● What the task asks: Entries must be copied exactly, with nothing left out.

Extracted records below:

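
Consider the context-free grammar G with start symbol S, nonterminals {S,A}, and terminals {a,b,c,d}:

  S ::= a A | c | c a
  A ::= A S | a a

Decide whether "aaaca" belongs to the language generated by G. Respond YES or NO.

CNF form of G:
  S -> T0 A | T1 T0 | c
  A -> A S | T0 T0
  T0 -> a
  T1 -> c

Fill CYK table bottom-up:
  cell(0,0) a: {T0}  orig:{}
  cell(1,1) a: {T0}  orig:{}
  cell(2,2) a: {T0}  orig:{}
  cell(3,3) c: {S,T1}  orig:{S}
  cell(4,4) a: {T0}  orig:{}
  cell(0,1) aa: {A}
  cell(1,2) aa: {A}
  cell(2,3) ac: ∅
  cell(3,4) ca: {S}
  cell(0,2) aaa: {S}
  cell(1,3) aac: {A}
  cell(2,4) aca: ∅
  cell(0,3) aaac: {S}
  cell(1,4) aaca: {A}
  cell(0,4) aaaca: {S}

S ∈ T[0,4] ⇒ YES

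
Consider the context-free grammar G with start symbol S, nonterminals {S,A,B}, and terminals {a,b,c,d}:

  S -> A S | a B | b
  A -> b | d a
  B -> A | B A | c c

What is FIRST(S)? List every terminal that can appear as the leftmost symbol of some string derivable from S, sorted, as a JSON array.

FIRST iteration:
iter 1:
  A via A→b: +{b}
  A via A→d a: +{d}
  B via B→A: +{b,d}
  B via B→c c: +{c}
  S via S→A S: +{b,d}
  S via S→a B: +{a}
  S: {a,b,d}  A: {b,d}  B: {b,c,d}
iter 2: done
  S: {a,b,d}  A: {b,d}  B: {b,c,d}

FIRST(S) = ["a", "b", "d"]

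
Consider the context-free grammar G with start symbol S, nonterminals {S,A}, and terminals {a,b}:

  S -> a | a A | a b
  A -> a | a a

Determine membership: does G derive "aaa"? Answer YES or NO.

Convert to CNF:
  S -> T0 A | T0 T1 | a
  A -> T0 T0 | a
  T0 -> a
  T1 -> b

CYK table (by increasing span):
  T[0,0] 'a' = {A,S,T0}  orig:{A,S}
  T[1,1] 'a' = {A,S,T0}  orig:{A,S}
  T[2,2] 'a' = {A,S,T0}  orig:{A,S}
  T[0,1] 'aa' = {A,S}
  T[1,2] 'aa' = {A,S}
  T[0,2] 'aaa' = {S}

S ∈ T[0,2] ⇒ YES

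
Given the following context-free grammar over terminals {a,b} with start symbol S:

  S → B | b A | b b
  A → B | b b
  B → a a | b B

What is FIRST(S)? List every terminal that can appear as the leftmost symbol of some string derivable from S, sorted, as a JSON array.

FIRST sets, iterate to fixpoint:
[1]
  A via A→b b: +{b}
  B via B→a a: +{a}
  B via B→b B: +{b}
  S via S→B: +{a,b}
  S: {a,b}  A: {b}  B: {a,b}
[2]
  A via A→B: +{a}
  S: {a,b}  A: {a,b}  B: {a,b}
[3] (no change)
  S: {a,b}  A: {a,b}  B: {a,b}

FIRST(S) = ["a", "b"]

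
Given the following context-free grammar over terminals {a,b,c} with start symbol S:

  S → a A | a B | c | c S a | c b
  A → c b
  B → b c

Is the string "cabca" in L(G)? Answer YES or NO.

Convert to CNF:
  S -> T0 T1 | T0 X3 | T2 A | T2 B | c
  A -> T0 T1
  B -> T1 T0
  T0 -> c
  T1 -> b
  T2 -> a
  X3 -> S T2

Fill CYK table bottom-up:
  cell(0,0) c: {S,T0}  orig:{S}
  cell(1,1) a: {T2}  orig:{}
  cell(2,2) b: {T1}  orig:{}
  cell(3,3) c: {S,T0}  orig:{S}
  cell(4,4) a: {T2}  orig:{}
  cell(0,1) ca: {X3}  orig:{}
  cell(1,2) ab: ∅
  cell(2,3) bc: {B}
  cell(3,4) ca: {X3}  orig:{}
  cell(0,2) cab: ∅
  cell(1,3) abc: {S}
  cell(2,4) bca: ∅
  cell(0,3) cabc: ∅
  cell(1,4) abca: {X3}  orig:{}
  cell(0,4) cabca: {S}

S ∈ T[0,4] ⇒ YES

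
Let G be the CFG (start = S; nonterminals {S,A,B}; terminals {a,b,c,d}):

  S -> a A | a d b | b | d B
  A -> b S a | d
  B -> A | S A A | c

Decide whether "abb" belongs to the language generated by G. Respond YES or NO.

CNF form of G:
  S -> T1 A | T1 X6 | T2 B | b
  A -> T0 X3 | d
  B -> S X4 | T0 X5 | c | d
  T0 -> b
  T1 -> a
  T2 -> d
  X3 -> S T1
  X4 -> A A
  X5 -> S T1
  X6 -> T2 T0

CYK table (by increasing span):
  T[0,0] 'a' = {T1}  orig:{}
  T[1,1] 'b' = {S,T0}  orig:{S}
  T[2,2] 'b' = {S,T0}  orig:{S}
  T[0,1] 'ab' = ∅
  T[1,2] 'bb' = ∅
  T[0,2] 'abb' = ∅

S ∉ T[0,2] ⇒ NO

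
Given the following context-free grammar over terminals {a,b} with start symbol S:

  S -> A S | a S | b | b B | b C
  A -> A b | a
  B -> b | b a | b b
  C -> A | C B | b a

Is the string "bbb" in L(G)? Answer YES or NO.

Convert to CNF:
  S -> A S | T0 B | T0 C | T1 S | b
  A -> A T0 | a
  B -> T0 T0 | T0 T1 | b
  C -> A T0 | C B | T0 T1 | a
  T0 -> b
  T1 -> a

CYK table (by increasing span):
  T[0,0] 'b' = {B,S,T0}  orig:{B,S}
  T[1,1] 'b' = {B,S,T0}  orig:{B,S}
  T[2,2] 'b' = {B,S,T0}  orig:{B,S}
  T[0,1] 'bb' = {B,S}
  T[1,2] 'bb' = {B,S}
  T[0,2] 'bbb' = {S}

S ∈ T[0,2] ⇒ YES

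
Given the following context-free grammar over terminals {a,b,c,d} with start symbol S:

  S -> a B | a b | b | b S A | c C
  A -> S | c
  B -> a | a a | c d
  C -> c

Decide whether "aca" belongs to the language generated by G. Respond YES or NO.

Convert to CNF:
  S -> T0 B | T0 T1 | T1 X5 | T2 C | b
  A -> T0 B | T0 T1 | T1 X4 | T2 C | b | c
  B -> T0 T0 | T2 T3 | a
  C -> c
  T0 -> a
  T1 -> b
  T2 -> c
  T3 -> d
  X4 -> S A
  X5 -> S A

Fill CYK table bottom-up:
  [0..0]={B,T0}  "a"  orig:{B}
  [1..1]={A,C,T2}  "c"  orig:{A,C}
  [2..2]={B,T0}  "a"  orig:{B}
  [0..1]=∅  "ac"
  [1..2]=∅  "ca"
  [0..2]=∅  "aca"

S ∉ T[0,2] ⇒ NO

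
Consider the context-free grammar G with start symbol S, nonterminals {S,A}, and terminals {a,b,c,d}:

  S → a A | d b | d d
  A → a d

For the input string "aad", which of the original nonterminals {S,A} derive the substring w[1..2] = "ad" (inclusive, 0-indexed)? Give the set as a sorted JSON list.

Convert to CNF:
  S -> T0 A | T1 T1 | T1 T2
  A -> T0 T1
  T0 -> a
  T1 -> d
  T2 -> b

CYK table (by increasing span) — only the sub-triangle for w[1..2]:
  T[1,1] 'a' = {T0}  orig:{}
  T[2,2] 'd' = {T1}  orig:{}
  T[1,2] 'ad' = {A}

Original NTs in T[1,2] deriving "ad": ["A"]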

End of Extracted records.

● Answer space:
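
Consider the context-free grammar G with start symbol S, nonterminals {S,A}, and terminals {a,b,c,d}:

  S ::= a A | c | c a
  A ::= A S | a a

Decide whether "aaaca" belongs to the language generated by G. Respond YES or NO.

CNF form of G:
  S -> T0 A | T1 T0 | c
  A -> A S | T0 T0
  T0 -> a
  T1 -> c

Fill CYK table bottom-up:
  cell(0,0) a: {T0}  orig:{}
  cell(1,1) a: {T0}  orig:{}
  cell(2,2) a: {T0}  orig:{}
  cell(3,3) c: {S,T1}  orig:{S}
  cell(4,4) a: {T0}  orig:{}
  cell(0,1) aa: {A}
  cell(1,2) aa: {A}
  cell(2,3) ac: ∅
  cell(3,4) ca: {S}
  cell(0,2) aaa: {S}
  cell(1,3) aac: {A}
  cell(2,4) aca: ∅
  cell(0,3) aaac: {S}
  cell(1,4) aaca: {A}
  cell(0,4) aaaca: {S}

S ∈ T[0,4] ⇒ YES

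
Consider the context-free grammar G with start symbol S, nonterminals {S,A,B}, and terminals {a,b,c,d}:

  S -> A S | a B | b
  A -> b | d a
  B -> A | B A | c c

What is FIRST(S)? List every terminal that can appear as the leftmost symbol of some string derivable from S, sorted, as a JSON array.

FIRST iteration:
iter 1:
  A via A→b: +{b}
  A via A→d a: +{d}
  B via B→A: +{b,d}
  B via B→c c: +{c}
  S via S→A S: +{b,d}
  S via S→a B: +{a}
  S: {a,b,d}  A: {b,d}  B: {b,c,d}
iter 2: done
  S: {a,b,d}  A: {b,d}  B: {b,c,d}

FIRST(S) = ["a", "b", "d"]

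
Consider the context-free grammar G with start symbol S, nonterminals {S,A}, and terminals {a,b}:

  S -> a | a A | a b
  A -> a | a a

Determine membership: does G derive "aaa"? Answer YES or NO.

Convert to CNF:
  S -> T0 A | T0 T1 | a
  A -> T0 T0 | a
  T0 -> a
  T1 -> b

CYK table (by increasing span):
  T[0,0] 'a' = {A,S,T0}  orig:{A,S}
  T[1,1] 'a' = {A,S,T0}  orig:{A,S}
  T[2,2] 'a' = {A,S,T0}  orig:{A,S}
  T[0,1] 'aa' = {A,S}
  T[1,2] 'aa' = {A,S}
  T[0,2] 'aaa' = {S}

S ∈ T[0,2] ⇒ YES

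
Given the following context-free grammar over terminals {a,b} with start symbol S:

  S → B | b A | b b
  A → B | b b
  B → a a | b B

What is FIRST(S)? List every terminal that can appear as the leftmost symbol of some string derivable from S, sorted, as a JSON array.

FIRST sets, iterate to fixpoint:
[1]
  A via A→b b: +{b}
  B via B→a a: +{a}
  B via B→b B: +{b}
  S via S→B: +{a,b}
  S: {a,b}  A: {b}  B: {a,b}
[2]
  A via A→B: +{a}
  S: {a,b}  A: {a,b}  B: {a,b}
[3] (no change)
  S: {a,b}  A: {a,b}  B: {a,b}

FIRST(S) = ["a", "b"]

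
Given the following context-free grammar over terminals {a,b,c} with start symbol S:

  S → a A | a B | c | c S a | c b
  A → c b
  B → b c

Is the string "cabca" in L(G)? Answer YES or NO.

Convert to CNF:
  S -> T0 T1 | T0 X3 | T2 A | T2 B | c
  A -> T0 T1
  B -> T1 T0
  T0 -> c
  T1 -> b
  T2 -> a
  X3 -> S T2

Fill CYK table bottom-up:
  cell(0,0) c: {S,T0}  orig:{S}
  cell(1,1) a: {T2}  orig:{}
  cell(2,2) b: {T1}  orig:{}
  cell(3,3) c: {S,T0}  orig:{S}
  cell(4,4) a: {T2}  orig:{}
  cell(0,1) ca: {X3}  orig:{}
  cell(1,2) ab: ∅
  cell(2,3) bc: {B}
  cell(3,4) ca: {X3}  orig:{}
  cell(0,2) cab: ∅
  cell(1,3) abc: {S}
  cell(2,4) bca: ∅
  cell(0,3) cabc: ∅
  cell(1,4) abca: {X3}  orig:{}
  cell(0,4) cabca: {S}

S ∈ T[0,4] ⇒ YES

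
Let G be the CFG (start = S; nonterminals {S,A,B}; terminals {a,b,c,d}):

  S -> a A | a d b | b | d B
  A -> b S a | d
  B -> A | S A A | c

Decide whether "abb" belongs to the language generated by G. Respond YES or NO.

CNF form of G:
  S -> T1 A | T1 X6 | T2 B | b
  A -> T0 X3 | d
  B -> S X4 | T0 X5 | c | d
  T0 -> b
  T1 -> a
  T2 -> d
  X3 -> S T1
  X4 -> A A
  X5 -> S T1
  X6 -> T2 T0

CYK table (by increasing span):
  T[0,0] 'a' = {T1}  orig:{}
  T[1,1] 'b' = {S,T0}  orig:{S}
  T[2,2] 'b' = {S,T0}  orig:{S}
  T[0,1] 'ab' = ∅
  T[1,2] 'bb' = ∅
  T[0,2] 'abb' = ∅

S ∉ T[0,2] ⇒ NO

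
Given the following context-free grammar over terminals {a,b} with start symbol S:

  S -> A S | a S | b | b B | b C
  A -> A b | a
  B -> b | b a | b b
  C -> A | C B | b a

Is the string "bbb" in L(G)? Answer YES or NO.

Convert to CNF:
  S -> A S | T0 B | T0 C | T1 S | b
  A -> A T0 | a
  B -> T0 T0 | T0 T1 | b
  C -> A T0 | C B | T0 T1 | a
  T0 -> b
  T1 -> a

CYK table (by increasing span):
  T[0,0] 'b' = {B,S,T0}  orig:{B,S}
  T[1,1] 'b' = {B,S,T0}  orig:{B,S}
  T[2,2] 'b' = {B,S,T0}  orig:{B,S}
  T[0,1] 'bb' = {B,S}
  T[1,2] 'bb' = {B,S}
  T[0,2] 'bbb' = {S}

S ∈ T[0,2] ⇒ YES

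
Given the following context-free grammar over terminals {a,b,c,d} with start symbol S:

  S -> a B | a b | b | b S A | c C
  A -> S | c
  B -> a | a a | c d
  C -> c

Decide whether "aca" belongs to the language generated by G. Respond YES or NO.

Convert to CNF:
  S -> T0 B | T0 T1 | T1 X5 | T2 C | b
  A -> T0 B | T0 T1 | T1 X4 | T2 C | b | c
  B -> T0 T0 | T2 T3 | a
  C -> c
  T0 -> a
  T1 -> b
  T2 -> c
  T3 -> d
  X4 -> S A
  X5 -> S A

Fill CYK table bottom-up:
  [0..0]={B,T0}  "a"  orig:{B}
  [1..1]={A,C,T2}  "c"  orig:{A,C}
  [2..2]={B,T0}  "a"  orig:{B}
  [0..1]=∅  "ac"
  [1..2]=∅  "ca"
  [0..2]=∅  "aca"

S ∉ T[0,2] ⇒ NO

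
Consider the context-free grammar G with start symbol S, nonterminals {S,A}, and terminals {a,b,c,d}:

  S → a A | d b | d d
  A → a d

For the input string "aad", which of the original nonterminals {S,A} derive the substring w[1..2] = "ad" (inclusive, 0-indexed)? Give the set as a sorted JSON list.

Convert to CNF:
  S -> T0 A | T1 T1 | T1 T2
  A -> T0 T1
  T0 -> a
  T1 -> d
  T2 -> b

CYK table (by increasing span) — only the sub-triangle for w[1..2]:
  T[1,1] 'a' = {T0}  orig:{}
  T[2,2] 'd' = {T1}  orig:{}
  T[1,2] 'ad' = {A}

Original NTs in T[1,2] deriving "ad": ["A"]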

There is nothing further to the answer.